In this exercise, every entry is to be transcribed exactly as written.
═══ DATA SHOWN ═══
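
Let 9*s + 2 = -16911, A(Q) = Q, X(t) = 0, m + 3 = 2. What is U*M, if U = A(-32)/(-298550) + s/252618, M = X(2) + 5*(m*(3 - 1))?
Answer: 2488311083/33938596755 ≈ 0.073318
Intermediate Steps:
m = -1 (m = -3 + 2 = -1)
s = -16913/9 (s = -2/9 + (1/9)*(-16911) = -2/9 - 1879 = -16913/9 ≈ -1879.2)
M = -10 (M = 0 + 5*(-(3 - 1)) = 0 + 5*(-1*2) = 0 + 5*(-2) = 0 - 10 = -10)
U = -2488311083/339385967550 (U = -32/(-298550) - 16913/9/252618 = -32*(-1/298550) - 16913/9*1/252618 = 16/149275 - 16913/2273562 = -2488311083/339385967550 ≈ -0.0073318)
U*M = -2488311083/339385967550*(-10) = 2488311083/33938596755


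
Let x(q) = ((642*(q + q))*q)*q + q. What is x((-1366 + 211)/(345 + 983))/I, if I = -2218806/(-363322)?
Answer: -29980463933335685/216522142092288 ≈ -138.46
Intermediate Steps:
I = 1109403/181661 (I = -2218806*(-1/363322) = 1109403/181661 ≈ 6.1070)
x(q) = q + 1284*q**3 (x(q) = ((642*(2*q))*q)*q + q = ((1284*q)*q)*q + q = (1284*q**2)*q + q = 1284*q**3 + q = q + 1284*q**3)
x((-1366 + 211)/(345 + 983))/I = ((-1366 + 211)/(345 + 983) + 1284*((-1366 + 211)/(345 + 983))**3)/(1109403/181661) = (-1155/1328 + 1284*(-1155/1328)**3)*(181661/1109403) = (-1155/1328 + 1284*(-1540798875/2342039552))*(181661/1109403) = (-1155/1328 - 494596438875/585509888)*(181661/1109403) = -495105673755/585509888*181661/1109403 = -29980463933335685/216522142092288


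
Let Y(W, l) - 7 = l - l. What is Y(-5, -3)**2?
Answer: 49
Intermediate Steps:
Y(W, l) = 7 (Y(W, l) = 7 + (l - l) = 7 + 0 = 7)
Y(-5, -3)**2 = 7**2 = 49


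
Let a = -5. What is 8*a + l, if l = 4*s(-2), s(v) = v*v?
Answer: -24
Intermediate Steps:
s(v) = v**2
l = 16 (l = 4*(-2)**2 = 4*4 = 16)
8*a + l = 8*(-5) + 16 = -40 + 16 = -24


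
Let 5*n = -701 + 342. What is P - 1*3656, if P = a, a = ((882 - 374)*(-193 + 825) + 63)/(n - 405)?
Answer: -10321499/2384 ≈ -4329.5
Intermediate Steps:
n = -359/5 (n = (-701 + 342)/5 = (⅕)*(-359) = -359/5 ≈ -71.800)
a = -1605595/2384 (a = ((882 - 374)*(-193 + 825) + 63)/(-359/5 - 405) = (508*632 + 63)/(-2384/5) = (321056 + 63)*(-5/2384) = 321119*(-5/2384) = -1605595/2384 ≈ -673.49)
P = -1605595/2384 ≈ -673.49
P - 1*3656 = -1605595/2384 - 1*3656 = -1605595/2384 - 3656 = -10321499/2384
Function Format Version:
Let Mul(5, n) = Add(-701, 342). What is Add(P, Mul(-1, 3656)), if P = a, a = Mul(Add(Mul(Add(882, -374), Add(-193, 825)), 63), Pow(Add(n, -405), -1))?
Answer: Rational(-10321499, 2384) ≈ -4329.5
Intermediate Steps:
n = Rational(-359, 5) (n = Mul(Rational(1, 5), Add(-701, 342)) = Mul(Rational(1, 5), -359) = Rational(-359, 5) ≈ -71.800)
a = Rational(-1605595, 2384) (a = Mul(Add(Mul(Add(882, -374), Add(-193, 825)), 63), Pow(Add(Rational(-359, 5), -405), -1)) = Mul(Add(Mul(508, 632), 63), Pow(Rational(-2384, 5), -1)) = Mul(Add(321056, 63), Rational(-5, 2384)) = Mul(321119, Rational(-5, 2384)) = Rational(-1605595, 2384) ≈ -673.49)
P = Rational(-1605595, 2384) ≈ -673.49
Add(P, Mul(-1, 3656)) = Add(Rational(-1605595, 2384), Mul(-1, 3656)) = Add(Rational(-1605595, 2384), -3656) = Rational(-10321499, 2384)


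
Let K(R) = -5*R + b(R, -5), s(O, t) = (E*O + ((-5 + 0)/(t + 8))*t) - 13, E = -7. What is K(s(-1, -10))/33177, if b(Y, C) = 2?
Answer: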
═══
RESPONSE TO THE EXERCISE:
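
Let 9*s + 2 = -16911, A(Q) = Q, X(t) = 0, m + 3 = 2. What is U*M, if U = A(-32)/(-298550) + s/252618, M = X(2) + 5*(m*(3 - 1))?
Answer: 2488311083/33938596755 ≈ 0.073318
Intermediate Steps:
m = -1 (m = -3 + 2 = -1)
s = -16913/9 (s = -2/9 + (1/9)*(-16911) = -2/9 - 1879 = -16913/9 ≈ -1879.2)
M = -10 (M = 0 + 5*(-(3 - 1)) = 0 + 5*(-1*2) = 0 + 5*(-2) = 0 - 10 = -10)
U = -2488311083/339385967550 (U = -32/(-298550) - 16913/9/252618 = -32*(-1/298550) - 16913/9*1/252618 = 16/149275 - 16913/2273562 = -2488311083/339385967550 ≈ -0.0073318)
U*M = -2488311083/339385967550*(-10) = 2488311083/33938596755


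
Let x(q) = ((642*(q + q))*q)*q + q. What is x((-1366 + 211)/(345 + 983))/I, if I = -2218806/(-363322)?
Answer: -29980463933335685/216522142092288 ≈ -138.46
Intermediate Steps:
I = 1109403/181661 (I = -2218806*(-1/363322) = 1109403/181661 ≈ 6.1070)
x(q) = q + 1284*q**3 (x(q) = ((642*(2*q))*q)*q + q = ((1284*q)*q)*q + q = (1284*q**2)*q + q = 1284*q**3 + q = q + 1284*q**3)
x((-1366 + 211)/(345 + 983))/I = ((-1366 + 211)/(345 + 983) + 1284*((-1366 + 211)/(345 + 983))**3)/(1109403/181661) = (-1155/1328 + 1284*(-1155/1328)**3)*(181661/1109403) = (-1155/1328 + 1284*(-1540798875/2342039552))*(181661/1109403) = (-1155/1328 - 494596438875/585509888)*(181661/1109403) = -495105673755/585509888*181661/1109403 = -29980463933335685/216522142092288


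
Let Y(W, l) - 7 = l - l. What is Y(-5, -3)**2?
Answer: 49
Intermediate Steps:
Y(W, l) = 7 (Y(W, l) = 7 + (l - l) = 7 + 0 = 7)
Y(-5, -3)**2 = 7**2 = 49


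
Let a = -5. What is 8*a + l, if l = 4*s(-2), s(v) = v*v?
Answer: -24
Intermediate Steps:
s(v) = v**2
l = 16 (l = 4*(-2)**2 = 4*4 = 16)
8*a + l = 8*(-5) + 16 = -40 + 16 = -24


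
Let 5*n = -701 + 342. What is P - 1*3656, if P = a, a = ((882 - 374)*(-193 + 825) + 63)/(n - 405)?
Answer: -10321499/2384 ≈ -4329.5
Intermediate Steps:
n = -359/5 (n = (-701 + 342)/5 = (⅕)*(-359) = -359/5 ≈ -71.800)
a = -1605595/2384 (a = ((882 - 374)*(-193 + 825) + 63)/(-359/5 - 405) = (508*632 + 63)/(-2384/5) = (321056 + 63)*(-5/2384) = 321119*(-5/2384) = -1605595/2384 ≈ -673.49)
P = -1605595/2384 ≈ -673.49
P - 1*3656 = -1605595/2384 - 1*3656 = -1605595/2384 - 3656 = -10321499/2384
Function Format Version:
Let Mul(5, n) = Add(-701, 342). What is Add(P, Mul(-1, 3656)), if P = a, a = Mul(Add(Mul(Add(882, -374), Add(-193, 825)), 63), Pow(Add(n, -405), -1))?
Answer: Rational(-10321499, 2384) ≈ -4329.5
Intermediate Steps:
n = Rational(-359, 5) (n = Mul(Rational(1, 5), Add(-701, 342)) = Mul(Rational(1, 5), -359) = Rational(-359, 5) ≈ -71.800)
a = Rational(-1605595, 2384) (a = Mul(Add(Mul(Add(882, -374), Add(-193, 825)), 63), Pow(Add(Rational(-359, 5), -405), -1)) = Mul(Add(Mul(508, 632), 63), Pow(Rational(-2384, 5), -1)) = Mul(Add(321056, 63), Rational(-5, 2384)) = Mul(321119, Rational(-5, 2384)) = Rational(-1605595, 2384) ≈ -673.49)
P = Rational(-1605595, 2384) ≈ -673.49
Add(P, Mul(-1, 3656)) = Add(Rational(-1605595, 2384), Mul(-1, 3656)) = Add(Rational(-1605595, 2384), -3656) = Rational(-10321499, 2384)


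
Let K(R) = -5*R + b(R, -5), s(O, t) = (E*O + ((-5 + 0)/(t + 8))*t) - 13, E = -7. What is K(s(-1, -10))/33177, if b(Y, C) = 2?
Answer: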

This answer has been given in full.